* _What is being asked_:
Reproduce, exactly and in full, only the lines below from the one containing "For the mean of n = 41" through the one containing "r=5: 39.03 |".
*** Opening Exercise input ***
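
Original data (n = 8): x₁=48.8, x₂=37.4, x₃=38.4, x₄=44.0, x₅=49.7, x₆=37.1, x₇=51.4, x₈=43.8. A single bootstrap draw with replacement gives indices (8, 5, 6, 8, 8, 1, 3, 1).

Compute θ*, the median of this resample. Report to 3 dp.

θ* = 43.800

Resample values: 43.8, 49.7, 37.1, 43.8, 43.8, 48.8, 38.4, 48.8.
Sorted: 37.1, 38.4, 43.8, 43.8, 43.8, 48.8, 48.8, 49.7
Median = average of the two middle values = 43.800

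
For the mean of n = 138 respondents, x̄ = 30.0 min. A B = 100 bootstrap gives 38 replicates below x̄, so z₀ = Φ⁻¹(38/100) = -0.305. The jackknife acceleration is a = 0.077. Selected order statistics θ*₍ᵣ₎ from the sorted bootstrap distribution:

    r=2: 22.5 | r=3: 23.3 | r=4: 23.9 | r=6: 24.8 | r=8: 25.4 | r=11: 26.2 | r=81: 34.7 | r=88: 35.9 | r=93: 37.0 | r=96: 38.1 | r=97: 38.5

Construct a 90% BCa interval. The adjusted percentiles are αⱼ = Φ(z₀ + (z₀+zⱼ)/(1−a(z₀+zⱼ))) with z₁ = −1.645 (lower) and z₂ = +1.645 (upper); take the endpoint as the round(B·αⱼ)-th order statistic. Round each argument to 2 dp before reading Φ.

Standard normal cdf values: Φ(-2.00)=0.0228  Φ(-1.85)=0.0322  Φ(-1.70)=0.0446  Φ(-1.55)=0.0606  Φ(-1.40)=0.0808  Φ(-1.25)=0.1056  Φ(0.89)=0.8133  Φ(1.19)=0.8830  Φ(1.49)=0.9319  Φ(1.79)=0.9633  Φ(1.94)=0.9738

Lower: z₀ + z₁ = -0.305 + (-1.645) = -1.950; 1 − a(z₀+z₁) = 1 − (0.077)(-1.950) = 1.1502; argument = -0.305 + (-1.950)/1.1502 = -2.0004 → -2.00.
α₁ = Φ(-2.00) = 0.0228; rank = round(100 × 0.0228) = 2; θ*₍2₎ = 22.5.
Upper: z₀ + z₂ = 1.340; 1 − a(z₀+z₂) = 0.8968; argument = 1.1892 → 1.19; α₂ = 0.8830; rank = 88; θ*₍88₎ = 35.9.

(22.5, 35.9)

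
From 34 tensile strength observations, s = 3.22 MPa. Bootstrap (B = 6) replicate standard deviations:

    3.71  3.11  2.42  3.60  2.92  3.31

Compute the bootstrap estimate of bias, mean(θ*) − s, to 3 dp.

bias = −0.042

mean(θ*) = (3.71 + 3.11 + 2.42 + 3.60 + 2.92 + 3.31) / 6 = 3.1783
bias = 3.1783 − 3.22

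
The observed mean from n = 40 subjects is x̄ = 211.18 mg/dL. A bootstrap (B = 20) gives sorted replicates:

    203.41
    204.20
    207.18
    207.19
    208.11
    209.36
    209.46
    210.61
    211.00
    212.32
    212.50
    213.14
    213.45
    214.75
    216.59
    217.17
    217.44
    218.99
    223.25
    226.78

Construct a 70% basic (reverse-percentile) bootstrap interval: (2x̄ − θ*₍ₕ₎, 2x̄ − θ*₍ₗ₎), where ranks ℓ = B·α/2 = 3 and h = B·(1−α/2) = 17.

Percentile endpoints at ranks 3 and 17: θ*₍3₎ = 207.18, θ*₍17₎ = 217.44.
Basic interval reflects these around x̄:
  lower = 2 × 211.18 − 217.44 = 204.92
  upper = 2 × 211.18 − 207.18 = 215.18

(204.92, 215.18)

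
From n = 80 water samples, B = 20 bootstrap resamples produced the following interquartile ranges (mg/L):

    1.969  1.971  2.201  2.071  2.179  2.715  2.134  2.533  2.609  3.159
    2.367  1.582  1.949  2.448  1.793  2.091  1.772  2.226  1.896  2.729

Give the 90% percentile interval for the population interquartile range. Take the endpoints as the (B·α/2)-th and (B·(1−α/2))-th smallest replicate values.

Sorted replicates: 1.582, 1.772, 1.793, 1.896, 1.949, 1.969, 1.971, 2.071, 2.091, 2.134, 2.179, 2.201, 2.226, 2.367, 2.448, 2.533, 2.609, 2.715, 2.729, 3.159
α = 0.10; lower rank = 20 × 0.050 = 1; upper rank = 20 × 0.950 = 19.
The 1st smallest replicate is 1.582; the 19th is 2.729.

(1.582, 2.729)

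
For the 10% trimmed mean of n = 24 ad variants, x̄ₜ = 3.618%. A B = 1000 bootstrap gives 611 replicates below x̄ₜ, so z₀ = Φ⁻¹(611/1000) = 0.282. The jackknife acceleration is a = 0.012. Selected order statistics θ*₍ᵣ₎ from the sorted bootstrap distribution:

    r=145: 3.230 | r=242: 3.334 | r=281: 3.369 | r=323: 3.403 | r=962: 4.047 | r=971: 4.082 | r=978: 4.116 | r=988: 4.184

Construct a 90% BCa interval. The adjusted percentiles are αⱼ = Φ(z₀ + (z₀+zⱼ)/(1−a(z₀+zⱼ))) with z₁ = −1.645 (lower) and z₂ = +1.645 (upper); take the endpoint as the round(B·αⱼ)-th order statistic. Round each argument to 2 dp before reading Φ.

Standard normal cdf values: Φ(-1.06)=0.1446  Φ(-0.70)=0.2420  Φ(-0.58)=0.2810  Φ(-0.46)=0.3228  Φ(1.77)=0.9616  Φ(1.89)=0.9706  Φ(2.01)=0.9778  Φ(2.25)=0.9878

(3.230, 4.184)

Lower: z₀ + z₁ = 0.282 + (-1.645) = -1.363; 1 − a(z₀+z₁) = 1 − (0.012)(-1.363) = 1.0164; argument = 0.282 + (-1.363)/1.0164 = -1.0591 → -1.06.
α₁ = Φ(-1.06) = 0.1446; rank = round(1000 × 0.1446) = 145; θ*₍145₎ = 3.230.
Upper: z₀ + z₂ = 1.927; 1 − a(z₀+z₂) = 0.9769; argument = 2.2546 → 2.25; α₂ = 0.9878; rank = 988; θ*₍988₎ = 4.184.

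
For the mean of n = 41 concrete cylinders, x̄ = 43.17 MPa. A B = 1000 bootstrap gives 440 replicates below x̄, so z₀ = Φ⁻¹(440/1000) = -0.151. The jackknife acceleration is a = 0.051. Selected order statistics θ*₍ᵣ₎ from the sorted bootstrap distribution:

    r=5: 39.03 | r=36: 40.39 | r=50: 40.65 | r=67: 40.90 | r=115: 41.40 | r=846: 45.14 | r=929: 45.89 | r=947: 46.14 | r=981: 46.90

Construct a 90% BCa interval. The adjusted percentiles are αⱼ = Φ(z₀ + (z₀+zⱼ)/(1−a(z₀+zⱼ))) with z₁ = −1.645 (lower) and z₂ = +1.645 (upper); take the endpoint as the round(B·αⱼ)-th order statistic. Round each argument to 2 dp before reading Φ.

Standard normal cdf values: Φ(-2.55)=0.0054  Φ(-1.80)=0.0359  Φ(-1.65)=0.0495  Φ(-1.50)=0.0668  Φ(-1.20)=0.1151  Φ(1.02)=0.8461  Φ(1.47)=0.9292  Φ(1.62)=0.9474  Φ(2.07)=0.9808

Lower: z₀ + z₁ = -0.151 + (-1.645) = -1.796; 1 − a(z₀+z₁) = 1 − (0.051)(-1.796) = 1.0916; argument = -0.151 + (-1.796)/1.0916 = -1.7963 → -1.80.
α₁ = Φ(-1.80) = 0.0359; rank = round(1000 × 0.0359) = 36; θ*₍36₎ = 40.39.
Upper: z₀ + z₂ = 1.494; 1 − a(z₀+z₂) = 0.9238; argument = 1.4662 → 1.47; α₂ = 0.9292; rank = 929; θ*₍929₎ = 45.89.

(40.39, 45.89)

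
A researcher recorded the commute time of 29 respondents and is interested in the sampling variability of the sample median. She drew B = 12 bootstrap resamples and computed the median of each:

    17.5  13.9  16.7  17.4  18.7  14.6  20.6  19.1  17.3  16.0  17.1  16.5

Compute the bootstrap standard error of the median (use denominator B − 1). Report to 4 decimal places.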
*** Closing Exercise input ***
* _Task response_:
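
For the mean of n = 41 concrete cylinders, x̄ = 43.17 MPa. A B = 1000 bootstrap gives 440 replicates below x̄, so z₀ = Φ⁻¹(440/1000) = -0.151. The jackknife acceleration is a = 0.051. Selected order statistics θ*₍ᵣ₎ from the sorted bootstrap distribution:

    r=5: 39.03 | r=36: 40.39 | r=50: 40.65 | r=67: 40.90 | r=115: 41.40 | r=846: 45.14 | r=929: 45.89 | r=947: 46.14 | r=981: 46.90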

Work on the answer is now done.